- **Supplied entries**
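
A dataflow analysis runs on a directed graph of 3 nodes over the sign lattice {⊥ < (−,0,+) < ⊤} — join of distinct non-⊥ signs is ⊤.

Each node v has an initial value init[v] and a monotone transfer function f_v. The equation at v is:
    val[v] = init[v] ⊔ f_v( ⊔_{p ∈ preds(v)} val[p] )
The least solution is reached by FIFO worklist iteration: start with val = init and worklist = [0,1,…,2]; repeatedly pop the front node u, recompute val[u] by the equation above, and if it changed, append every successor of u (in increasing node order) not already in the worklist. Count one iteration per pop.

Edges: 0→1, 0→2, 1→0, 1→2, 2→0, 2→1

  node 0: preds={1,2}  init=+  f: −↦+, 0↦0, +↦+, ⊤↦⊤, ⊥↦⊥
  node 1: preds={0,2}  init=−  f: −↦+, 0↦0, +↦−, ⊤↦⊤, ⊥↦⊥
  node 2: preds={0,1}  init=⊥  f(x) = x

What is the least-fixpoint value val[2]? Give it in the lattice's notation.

⊤

Iteration log — 7 steps:
  step 1. node 0  ⊔preds=−  new=+  stable
  step 2. node 1  ⊔preds=+  new=−  stable
  step 3. node 2  ⊔preds=⊤  new=⊤  old=⊥  +wl: 0,1
  step 4. node 0  ⊔preds=⊤  new=⊤  old=+  +wl: 2
  step 5. node 1  ⊔preds=⊤  new=⊤  old=−  +wl: 0
  step 6. node 2  ⊔preds=⊤  new=⊤  stable
  step 7. node 0  ⊔preds=⊤  new=⊤  stable

Least fixpoint reached:
  node 0: ⊤
  node 1: ⊤
  node 2: ⊤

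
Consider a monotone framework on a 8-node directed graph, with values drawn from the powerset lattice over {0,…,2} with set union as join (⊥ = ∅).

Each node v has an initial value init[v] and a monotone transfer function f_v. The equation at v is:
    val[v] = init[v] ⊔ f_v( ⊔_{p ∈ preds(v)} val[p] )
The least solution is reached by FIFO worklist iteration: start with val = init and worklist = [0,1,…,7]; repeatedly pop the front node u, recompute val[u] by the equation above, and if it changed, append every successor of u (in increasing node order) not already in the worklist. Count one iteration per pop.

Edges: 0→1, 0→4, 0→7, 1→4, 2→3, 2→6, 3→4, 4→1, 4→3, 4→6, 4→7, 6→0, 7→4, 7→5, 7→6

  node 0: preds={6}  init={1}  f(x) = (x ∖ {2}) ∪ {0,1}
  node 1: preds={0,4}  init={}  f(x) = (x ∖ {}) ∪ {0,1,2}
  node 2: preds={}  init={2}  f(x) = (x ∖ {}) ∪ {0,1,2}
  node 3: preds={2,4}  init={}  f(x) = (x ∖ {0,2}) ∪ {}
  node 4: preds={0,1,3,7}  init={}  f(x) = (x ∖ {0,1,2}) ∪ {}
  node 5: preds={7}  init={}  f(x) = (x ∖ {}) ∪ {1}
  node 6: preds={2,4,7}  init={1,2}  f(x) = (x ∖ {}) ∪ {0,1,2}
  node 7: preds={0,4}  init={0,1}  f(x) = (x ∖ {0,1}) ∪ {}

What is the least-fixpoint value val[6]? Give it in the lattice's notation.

{0,1,2}

Iteration log — 9 steps:
  step 1. node 0  ⊔preds={1,2}  new={0,1}  old={1}  +wl: 
  step 2. node 1  ⊔preds={0,1}  new={0,1,2}  old={}  +wl: 
  step 3. node 2  ⊔preds={}  new={0,1,2}  old={2}  +wl: 
  step 4. node 3  ⊔preds={0,1,2}  new={1}  old={}  +wl: 
  step 5. node 4  ⊔preds={0,1,2}  new={}  stable
  step 6. node 5  ⊔preds={0,1}  new={0,1}  old={}  +wl: 
  step 7. node 6  ⊔preds={0,1,2}  new={0,1,2}  old={1,2}  +wl: 0
  step 8. node 7  ⊔preds={0,1}  new={0,1}  stable
  step 9. node 0  ⊔preds={0,1,2}  new={0,1}  stable

Least fixpoint reached:
  node 0: {0,1}
  node 1: {0,1,2}
  node 2: {0,1,2}
  node 3: {1}
  node 4: {}
  node 5: {0,1}
  node 6: {0,1,2}
  node 7: {0,1}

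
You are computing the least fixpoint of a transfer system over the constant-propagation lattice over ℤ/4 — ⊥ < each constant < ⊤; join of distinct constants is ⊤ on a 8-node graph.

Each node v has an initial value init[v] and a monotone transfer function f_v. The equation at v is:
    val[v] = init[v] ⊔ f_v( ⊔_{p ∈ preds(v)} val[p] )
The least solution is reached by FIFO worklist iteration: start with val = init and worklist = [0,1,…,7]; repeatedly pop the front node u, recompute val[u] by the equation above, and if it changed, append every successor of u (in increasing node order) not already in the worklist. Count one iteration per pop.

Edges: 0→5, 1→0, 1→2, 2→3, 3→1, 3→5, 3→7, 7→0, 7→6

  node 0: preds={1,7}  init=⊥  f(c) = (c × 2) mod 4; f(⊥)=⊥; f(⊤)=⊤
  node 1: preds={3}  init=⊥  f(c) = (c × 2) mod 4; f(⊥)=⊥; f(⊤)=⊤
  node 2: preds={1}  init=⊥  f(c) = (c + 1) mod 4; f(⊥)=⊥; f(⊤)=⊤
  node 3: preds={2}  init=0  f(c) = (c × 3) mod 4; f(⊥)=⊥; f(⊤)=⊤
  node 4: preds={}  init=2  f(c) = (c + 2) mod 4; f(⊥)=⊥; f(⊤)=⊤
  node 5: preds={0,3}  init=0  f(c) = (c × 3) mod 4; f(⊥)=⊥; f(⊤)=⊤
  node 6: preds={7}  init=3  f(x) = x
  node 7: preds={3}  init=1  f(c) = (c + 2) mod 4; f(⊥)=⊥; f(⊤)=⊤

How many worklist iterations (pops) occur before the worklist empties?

15

Worklist (15 pops):
  #1 pop 0: in=1 → 2 (was ⊥); enqueue []
  #2 pop 1: in=0 → 0 (was ⊥); enqueue [0]
  #3 pop 2: in=0 → 1 (was ⊥); enqueue []
  #4 pop 3: in=1 → ⊤ (was 0); enqueue [1]
  #5 pop 4: in=⊥ → 2 (no change)
  #6 pop 5: in=⊤ → ⊤ (was 0); enqueue []
  #7 pop 6: in=1 → ⊤ (was 3); enqueue []
  #8 pop 7: in=⊤ → ⊤ (was 1); enqueue [6]
  #9 pop 0: in=⊤ → ⊤ (was 2); enqueue [5]
  #10 pop 1: in=⊤ → ⊤ (was 0); enqueue [0,2]
  #11 pop 6: in=⊤ → ⊤ (no change)
  #12 pop 5: in=⊤ → ⊤ (no change)
  #13 pop 0: in=⊤ → ⊤ (no change)
  #14 pop 2: in=⊤ → ⊤ (was 1); enqueue [3]
  #15 pop 3: in=⊤ → ⊤ (no change)

Fixpoint:
  val[0] = ⊤
  val[1] = ⊤
  val[2] = ⊤
  val[3] = ⊤
  val[4] = 2
  val[5] = ⊤
  val[6] = ⊤
  val[7] = ⊤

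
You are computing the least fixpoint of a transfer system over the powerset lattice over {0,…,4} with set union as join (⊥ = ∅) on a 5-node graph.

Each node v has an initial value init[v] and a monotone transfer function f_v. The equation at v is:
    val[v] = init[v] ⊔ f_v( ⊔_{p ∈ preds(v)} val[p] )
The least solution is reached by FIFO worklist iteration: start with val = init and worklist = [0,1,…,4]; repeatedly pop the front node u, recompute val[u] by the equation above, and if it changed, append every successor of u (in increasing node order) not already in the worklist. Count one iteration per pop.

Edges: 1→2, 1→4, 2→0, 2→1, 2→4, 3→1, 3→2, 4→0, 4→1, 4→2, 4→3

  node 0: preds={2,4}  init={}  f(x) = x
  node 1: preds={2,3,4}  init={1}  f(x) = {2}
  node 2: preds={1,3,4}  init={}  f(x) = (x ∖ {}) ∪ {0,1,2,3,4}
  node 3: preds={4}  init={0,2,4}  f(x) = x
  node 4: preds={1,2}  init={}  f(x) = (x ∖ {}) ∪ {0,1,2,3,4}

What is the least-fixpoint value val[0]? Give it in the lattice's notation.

Iteration log — 11 steps:
  step 1. node 0  ⊔preds={}  new={}  stable
  step 2. node 1  ⊔preds={0,2,4}  new={1,2}  old={1}  +wl: 
  step 3. node 2  ⊔preds={0,1,2,4}  new={0,1,2,3,4}  old={}  +wl: 0,1
  step 4. node 3  ⊔preds={}  new={0,2,4}  stable
  step 5. node 4  ⊔preds={0,1,2,3,4}  new={0,1,2,3,4}  old={}  +wl: 2,3
  step 6. node 0  ⊔preds={0,1,2,3,4}  new={0,1,2,3,4}  old={}  +wl: 
  step 7. node 1  ⊔preds={0,1,2,3,4}  new={1,2}  stable
  step 8. node 2  ⊔preds={0,1,2,3,4}  new={0,1,2,3,4}  stable
  step 9. node 3  ⊔preds={0,1,2,3,4}  new={0,1,2,3,4}  old={0,2,4}  +wl: 1,2
  step 10. node 1  ⊔preds={0,1,2,3,4}  new={1,2}  stable
  step 11. node 2  ⊔preds={0,1,2,3,4}  new={0,1,2,3,4}  stable

Least fixpoint reached:
  node 0: {0,1,2,3,4}
  node 1: {1,2}
  node 2: {0,1,2,3,4}
  node 3: {0,1,2,3,4}
  node 4: {0,1,2,3,4}

{0,1,2,3,4}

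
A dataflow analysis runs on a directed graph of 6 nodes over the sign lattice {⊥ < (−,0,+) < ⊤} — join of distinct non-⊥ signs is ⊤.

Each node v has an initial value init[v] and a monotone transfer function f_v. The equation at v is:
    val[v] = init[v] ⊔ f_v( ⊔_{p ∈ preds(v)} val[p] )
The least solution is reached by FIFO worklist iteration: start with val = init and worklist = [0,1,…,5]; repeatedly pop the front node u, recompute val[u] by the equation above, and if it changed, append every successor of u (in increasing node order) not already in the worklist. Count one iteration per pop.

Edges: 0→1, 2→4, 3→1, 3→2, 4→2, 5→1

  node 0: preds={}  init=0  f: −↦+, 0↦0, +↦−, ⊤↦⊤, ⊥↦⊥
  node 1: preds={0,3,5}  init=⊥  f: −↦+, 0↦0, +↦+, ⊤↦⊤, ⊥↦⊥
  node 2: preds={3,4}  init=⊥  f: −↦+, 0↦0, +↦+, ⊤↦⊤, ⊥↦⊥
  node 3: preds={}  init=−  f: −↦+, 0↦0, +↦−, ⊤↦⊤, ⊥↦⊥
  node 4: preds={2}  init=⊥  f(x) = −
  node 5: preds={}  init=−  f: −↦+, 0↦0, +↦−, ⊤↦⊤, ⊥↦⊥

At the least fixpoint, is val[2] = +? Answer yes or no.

yes

Trace (7 dequeues):
  [1] u=0 | in ⊥ | out 0 | ==
  [2] u=1 | in ⊤ | out ⊤ | prev ⊥ | push {}
  [3] u=2 | in − | out + | prev ⊥ | push {}
  [4] u=3 | in ⊥ | out − | ==
  [5] u=4 | in + | out − | prev ⊥ | push {2}
  [6] u=5 | in ⊥ | out − | ==
  [7] u=2 | in − | out + | ==

Converged values:
  [0] 0
  [1] ⊤
  [2] +
  [3] −
  [4] −
  [5] −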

- **Work instruction**
Some lines in the material contain "directed". Show all of them.

- **Solution for this task**
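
A dataflow analysis runs on a directed graph of 3 nodes over the sign lattice {⊥ < (−,0,+) < ⊤} — join of distinct non-⊥ signs is ⊤.
Consider a monotone framework on a 8-node directed graph, with values drawn from the powerset lattice over {0,…,2} with set union as join (⊥ = ∅).
A dataflow analysis runs on a directed graph of 6 nodes over the sign lattice {⊥ < (−,0,+) < ⊤} — join of distinct non-⊥ signs is ⊤.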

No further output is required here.